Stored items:
_ _ _ _ _ _ _

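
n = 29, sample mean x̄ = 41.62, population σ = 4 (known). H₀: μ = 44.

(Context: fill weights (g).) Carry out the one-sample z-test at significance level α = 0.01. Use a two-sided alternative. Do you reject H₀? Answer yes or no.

reject H₀: yes

SE = σ/√n = 4/√29 = 0.7428
z = (x̄−μ₀)/SE = (41.62−44)/0.7428 = -3.2042
p-value (two-sided) = 0.00135
At α=0.01: p < α → reject H₀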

_ _ _ _ _ _ _

Print every record above exactly as it was given.

The answer >>
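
n = 29, sample mean x̄ = 41.62, population σ = 4 (known). H₀: μ = 44.

(Context: fill weights (g).) Carry out the one-sample z-test at significance level α = 0.01. Use a two-sided alternative. Do you reject H₀? Answer yes or no.

reject H₀: yes

SE = σ/√n = 4/√29 = 0.7428
z = (x̄−μ₀)/SE = (41.62−44)/0.7428 = -3.2042
p-value (two-sided) = 0.00135
At α=0.01: p < α → reject H₀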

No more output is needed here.